▶ EXERCISE GOAL
Only a number is wanted: how many lines of the entries include the string "experiment"?

▶ Collected data entries
+++++

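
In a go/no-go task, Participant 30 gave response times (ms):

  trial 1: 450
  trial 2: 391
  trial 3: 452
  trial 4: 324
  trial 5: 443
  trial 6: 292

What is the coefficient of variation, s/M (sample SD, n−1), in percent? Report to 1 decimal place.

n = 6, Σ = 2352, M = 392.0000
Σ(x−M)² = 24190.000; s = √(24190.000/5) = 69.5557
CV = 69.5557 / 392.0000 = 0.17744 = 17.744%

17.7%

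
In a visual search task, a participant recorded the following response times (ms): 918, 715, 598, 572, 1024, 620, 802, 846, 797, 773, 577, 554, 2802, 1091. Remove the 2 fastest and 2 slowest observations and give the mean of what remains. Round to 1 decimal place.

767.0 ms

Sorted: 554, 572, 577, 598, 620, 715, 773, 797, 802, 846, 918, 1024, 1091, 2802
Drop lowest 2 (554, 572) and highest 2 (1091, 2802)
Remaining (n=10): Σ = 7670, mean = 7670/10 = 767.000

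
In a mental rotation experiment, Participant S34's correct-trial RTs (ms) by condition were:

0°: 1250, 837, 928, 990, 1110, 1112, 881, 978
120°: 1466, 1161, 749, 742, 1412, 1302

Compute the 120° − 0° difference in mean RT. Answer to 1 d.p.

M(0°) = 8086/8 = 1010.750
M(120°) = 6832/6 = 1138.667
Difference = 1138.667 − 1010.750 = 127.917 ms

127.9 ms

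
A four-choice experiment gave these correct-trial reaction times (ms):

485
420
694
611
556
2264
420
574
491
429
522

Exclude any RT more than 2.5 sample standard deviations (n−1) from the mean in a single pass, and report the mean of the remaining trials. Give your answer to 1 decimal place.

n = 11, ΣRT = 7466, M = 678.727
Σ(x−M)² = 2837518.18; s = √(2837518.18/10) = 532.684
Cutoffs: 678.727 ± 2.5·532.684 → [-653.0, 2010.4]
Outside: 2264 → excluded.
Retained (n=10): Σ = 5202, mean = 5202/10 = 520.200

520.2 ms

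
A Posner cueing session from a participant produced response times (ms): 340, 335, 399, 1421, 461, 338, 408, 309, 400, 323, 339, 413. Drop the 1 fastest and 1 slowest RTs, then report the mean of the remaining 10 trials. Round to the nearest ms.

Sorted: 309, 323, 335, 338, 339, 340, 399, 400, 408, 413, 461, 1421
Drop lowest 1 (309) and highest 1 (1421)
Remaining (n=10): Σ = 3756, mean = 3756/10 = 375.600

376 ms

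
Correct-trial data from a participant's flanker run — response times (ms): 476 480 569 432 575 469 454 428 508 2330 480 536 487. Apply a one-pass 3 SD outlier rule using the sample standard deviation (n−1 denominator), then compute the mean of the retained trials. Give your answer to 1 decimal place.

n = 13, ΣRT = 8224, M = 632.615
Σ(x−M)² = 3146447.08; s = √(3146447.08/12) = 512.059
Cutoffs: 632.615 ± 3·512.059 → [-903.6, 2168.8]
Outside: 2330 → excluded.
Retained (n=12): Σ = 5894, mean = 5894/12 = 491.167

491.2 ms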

+++++

▶ RESULT
2